**REQUIRED ACTION:**
Entries follow. Set all of them down as they stand.

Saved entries
Segment Open
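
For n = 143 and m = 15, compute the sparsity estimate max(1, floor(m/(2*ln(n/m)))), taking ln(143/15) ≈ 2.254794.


n/m = 143/15.
ln(n/m) ≈ 2.254794.
2*ln(n/m) ≈ 4.509588.
m/(2*ln(n/m)) ≈ 15/4.509588 ≈ 3.3262.
floor = 3.
k_max = max(1, 3) = 3.

3


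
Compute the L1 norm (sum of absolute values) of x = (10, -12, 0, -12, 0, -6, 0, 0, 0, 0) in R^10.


Non-zero entries: [(0, 10), (1, -12), (3, -12), (5, -6)]
Absolute values: [10, 12, 12, 6]
||x||_1 = sum = 40.

40


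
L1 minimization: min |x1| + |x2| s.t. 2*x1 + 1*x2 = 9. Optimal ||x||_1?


Axis intercepts:
  x1 = 9/2, x2 = 0: L1 = 9/2
  x1 = 0, x2 = 9: L1 = 9
x* = (9/2, 0)
||x*||_1 = 9/2.

9/2


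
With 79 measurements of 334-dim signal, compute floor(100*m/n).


100*m/n = 100*79/334 ≈ 23.6527.
floor = 23.

23


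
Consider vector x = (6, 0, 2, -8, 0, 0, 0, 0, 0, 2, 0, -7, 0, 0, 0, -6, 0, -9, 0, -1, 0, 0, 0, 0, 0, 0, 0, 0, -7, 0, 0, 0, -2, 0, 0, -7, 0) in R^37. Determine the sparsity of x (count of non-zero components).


Non-zero positions: [0, 2, 3, 9, 11, 15, 17, 19, 28, 32, 35].
Sparsity = 11.

11


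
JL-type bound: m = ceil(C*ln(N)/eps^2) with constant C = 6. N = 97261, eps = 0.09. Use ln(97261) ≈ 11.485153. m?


ln(97261) ≈ 11.485153.
eps^2 = 0.09^2 = 0.0081.
C*ln(N)/eps^2 ≈ 6*11.485153/0.0081 ≈ 8507.5207.
m = ceil(8507.5207) = 8508.

8508


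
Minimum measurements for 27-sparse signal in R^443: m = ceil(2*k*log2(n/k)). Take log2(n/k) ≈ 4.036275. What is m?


log2(n/k) = log2(443/27) ≈ 4.036275.
2*k*log2(n/k) ≈ 2*27*4.036275 = 217.95885.
m = ceil(217.95885) = 218.

218


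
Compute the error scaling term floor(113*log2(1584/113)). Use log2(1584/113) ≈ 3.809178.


log2(n/k) = log2(1584/113) ≈ 3.809178.
k*log2(n/k) ≈ 113*3.809178 = 430.437114.
floor(430.437114) = 430.

430


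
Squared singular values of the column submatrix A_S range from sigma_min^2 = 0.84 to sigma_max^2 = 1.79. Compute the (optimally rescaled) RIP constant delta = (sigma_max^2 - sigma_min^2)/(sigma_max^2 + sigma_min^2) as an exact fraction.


lambda_max - lambda_min = 1.79 - 0.84 = 0.95.
lambda_max + lambda_min = 1.79 + 0.84 = 2.63.
delta = 0.95/2.63 = 95/263.

95/263


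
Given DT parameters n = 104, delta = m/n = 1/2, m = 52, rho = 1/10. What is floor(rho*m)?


m = 1/2*104 = 52.
rho = 1/10.
rho*m = 1/10*52 = 5.2.
k = floor(5.2) = 5.

5


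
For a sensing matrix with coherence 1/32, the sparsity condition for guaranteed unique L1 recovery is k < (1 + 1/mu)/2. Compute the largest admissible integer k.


1/mu = 32.
1 + 1/mu = 33.
(1 + 1/mu)/2 = 16.5 is not an integer, so k_max = floor(16.5) = 16.

16


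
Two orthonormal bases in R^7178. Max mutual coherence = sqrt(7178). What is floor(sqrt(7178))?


84^2 = 7056 <= 7178 < 7225 = 85^2, so 84 <= sqrt(7178) < 85.
floor(sqrt(7178)) = 84.

84


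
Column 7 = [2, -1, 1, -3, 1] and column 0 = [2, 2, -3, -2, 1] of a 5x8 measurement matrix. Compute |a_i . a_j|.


Inner product: 2*2 + -1*2 + 1*-3 + -3*-2 + 1*1
Products: [4, -2, -3, 6, 1]
Sum = 6.
|dot| = 6.

6


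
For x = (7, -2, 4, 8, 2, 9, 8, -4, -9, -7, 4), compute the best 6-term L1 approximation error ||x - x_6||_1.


Sorted |x_i| descending: [9, 9, 8, 8, 7, 7, 4, 4, 4, 2, 2]
Keep top 6: [9, 9, 8, 8, 7, 7]
Tail entries: [4, 4, 4, 2, 2]
L1 error = sum of tail = 16.

16


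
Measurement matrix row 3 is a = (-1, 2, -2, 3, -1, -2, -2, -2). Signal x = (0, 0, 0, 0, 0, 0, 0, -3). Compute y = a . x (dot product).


Non-zero terms: ['-2*-3']
Products: [6]
y = sum = 6.

6


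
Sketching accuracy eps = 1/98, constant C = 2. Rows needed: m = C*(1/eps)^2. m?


1/eps = 98.
(1/eps)^2 = 9604.
m = 2*9604 = 19208.

19208


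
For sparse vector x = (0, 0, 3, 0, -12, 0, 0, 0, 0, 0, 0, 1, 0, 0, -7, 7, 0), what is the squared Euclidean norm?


Non-zero entries: [(2, 3), (4, -12), (11, 1), (14, -7), (15, 7)]
Squares: [9, 144, 1, 49, 49]
||x||_2^2 = sum = 252.

252


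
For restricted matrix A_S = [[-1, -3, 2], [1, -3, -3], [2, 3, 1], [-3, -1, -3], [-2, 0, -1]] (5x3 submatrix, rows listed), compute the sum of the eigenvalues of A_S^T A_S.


Sum of eigenvalues of A_S^T A_S = trace(A_S^T A_S) = sum of squared column norms of A_S.
A_S^T A_S diagonal: [19, 28, 24].
trace = 19 + 28 + 24 = 71.

71


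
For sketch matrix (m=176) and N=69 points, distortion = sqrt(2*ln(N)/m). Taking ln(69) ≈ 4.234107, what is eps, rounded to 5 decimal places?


ln(69) ≈ 4.234107.
2*ln(N)/m ≈ 2*4.234107/176 ≈ 0.04811485.
eps = sqrt(0.04811485) ≈ 0.219351 ≈ 0.21935.

0.21935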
Segment Closed
**ANSWER BOX:**
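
For n = 143 and m = 15, compute the sparsity estimate max(1, floor(m/(2*ln(n/m)))), taking ln(143/15) ≈ 2.254794.


n/m = 143/15.
ln(n/m) ≈ 2.254794.
2*ln(n/m) ≈ 4.509588.
m/(2*ln(n/m)) ≈ 15/4.509588 ≈ 3.3262.
floor = 3.
k_max = max(1, 3) = 3.

3


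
Compute the L1 norm (sum of absolute values) of x = (10, -12, 0, -12, 0, -6, 0, 0, 0, 0) in R^10.


Non-zero entries: [(0, 10), (1, -12), (3, -12), (5, -6)]
Absolute values: [10, 12, 12, 6]
||x||_1 = sum = 40.

40


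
L1 minimization: min |x1| + |x2| s.t. 2*x1 + 1*x2 = 9. Optimal ||x||_1?


Axis intercepts:
  x1 = 9/2, x2 = 0: L1 = 9/2
  x1 = 0, x2 = 9: L1 = 9
x* = (9/2, 0)
||x*||_1 = 9/2.

9/2


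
With 79 measurements of 334-dim signal, compute floor(100*m/n).


100*m/n = 100*79/334 ≈ 23.6527.
floor = 23.

23


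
Consider vector x = (6, 0, 2, -8, 0, 0, 0, 0, 0, 2, 0, -7, 0, 0, 0, -6, 0, -9, 0, -1, 0, 0, 0, 0, 0, 0, 0, 0, -7, 0, 0, 0, -2, 0, 0, -7, 0) in R^37. Determine the sparsity of x (count of non-zero components).


Non-zero positions: [0, 2, 3, 9, 11, 15, 17, 19, 28, 32, 35].
Sparsity = 11.

11


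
JL-type bound: m = ceil(C*ln(N)/eps^2) with constant C = 6. N = 97261, eps = 0.09. Use ln(97261) ≈ 11.485153. m?


ln(97261) ≈ 11.485153.
eps^2 = 0.09^2 = 0.0081.
C*ln(N)/eps^2 ≈ 6*11.485153/0.0081 ≈ 8507.5207.
m = ceil(8507.5207) = 8508.

8508


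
Minimum measurements for 27-sparse signal in R^443: m = ceil(2*k*log2(n/k)). Take log2(n/k) ≈ 4.036275. What is m?


log2(n/k) = log2(443/27) ≈ 4.036275.
2*k*log2(n/k) ≈ 2*27*4.036275 = 217.95885.
m = ceil(217.95885) = 218.

218


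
Compute the error scaling term floor(113*log2(1584/113)). Use log2(1584/113) ≈ 3.809178.


log2(n/k) = log2(1584/113) ≈ 3.809178.
k*log2(n/k) ≈ 113*3.809178 = 430.437114.
floor(430.437114) = 430.

430


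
Squared singular values of the column submatrix A_S range from sigma_min^2 = 0.84 to sigma_max^2 = 1.79. Compute the (optimally rescaled) RIP constant delta = (sigma_max^2 - sigma_min^2)/(sigma_max^2 + sigma_min^2) as an exact fraction.


lambda_max - lambda_min = 1.79 - 0.84 = 0.95.
lambda_max + lambda_min = 1.79 + 0.84 = 2.63.
delta = 0.95/2.63 = 95/263.

95/263


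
Given DT parameters n = 104, delta = m/n = 1/2, m = 52, rho = 1/10. What is floor(rho*m)?


m = 1/2*104 = 52.
rho = 1/10.
rho*m = 1/10*52 = 5.2.
k = floor(5.2) = 5.

5


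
For a sensing matrix with coherence 1/32, the sparsity condition for guaranteed unique L1 recovery is k < (1 + 1/mu)/2. Compute the largest admissible integer k.


1/mu = 32.
1 + 1/mu = 33.
(1 + 1/mu)/2 = 16.5 is not an integer, so k_max = floor(16.5) = 16.

16


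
Two orthonormal bases in R^7178. Max mutual coherence = sqrt(7178). What is floor(sqrt(7178))?


84^2 = 7056 <= 7178 < 7225 = 85^2, so 84 <= sqrt(7178) < 85.
floor(sqrt(7178)) = 84.

84


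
Column 7 = [2, -1, 1, -3, 1] and column 0 = [2, 2, -3, -2, 1] of a 5x8 measurement matrix. Compute |a_i . a_j|.


Inner product: 2*2 + -1*2 + 1*-3 + -3*-2 + 1*1
Products: [4, -2, -3, 6, 1]
Sum = 6.
|dot| = 6.

6


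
For x = (7, -2, 4, 8, 2, 9, 8, -4, -9, -7, 4), compute the best 6-term L1 approximation error ||x - x_6||_1.


Sorted |x_i| descending: [9, 9, 8, 8, 7, 7, 4, 4, 4, 2, 2]
Keep top 6: [9, 9, 8, 8, 7, 7]
Tail entries: [4, 4, 4, 2, 2]
L1 error = sum of tail = 16.

16


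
Measurement matrix row 3 is a = (-1, 2, -2, 3, -1, -2, -2, -2). Signal x = (0, 0, 0, 0, 0, 0, 0, -3). Compute y = a . x (dot product).


Non-zero terms: ['-2*-3']
Products: [6]
y = sum = 6.

6


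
Sketching accuracy eps = 1/98, constant C = 2. Rows needed: m = C*(1/eps)^2. m?


1/eps = 98.
(1/eps)^2 = 9604.
m = 2*9604 = 19208.

19208


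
For sparse vector x = (0, 0, 3, 0, -12, 0, 0, 0, 0, 0, 0, 1, 0, 0, -7, 7, 0), what is the squared Euclidean norm?


Non-zero entries: [(2, 3), (4, -12), (11, 1), (14, -7), (15, 7)]
Squares: [9, 144, 1, 49, 49]
||x||_2^2 = sum = 252.

252


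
For restricted matrix A_S = [[-1, -3, 2], [1, -3, -3], [2, 3, 1], [-3, -1, -3], [-2, 0, -1]] (5x3 submatrix, rows listed), compute the sum of the eigenvalues of A_S^T A_S.


Sum of eigenvalues of A_S^T A_S = trace(A_S^T A_S) = sum of squared column norms of A_S.
A_S^T A_S diagonal: [19, 28, 24].
trace = 19 + 28 + 24 = 71.

71


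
For sketch matrix (m=176) and N=69 points, distortion = sqrt(2*ln(N)/m). Taking ln(69) ≈ 4.234107, what is eps, rounded to 5 decimal places?


ln(69) ≈ 4.234107.
2*ln(N)/m ≈ 2*4.234107/176 ≈ 0.04811485.
eps = sqrt(0.04811485) ≈ 0.219351 ≈ 0.21935.

0.21935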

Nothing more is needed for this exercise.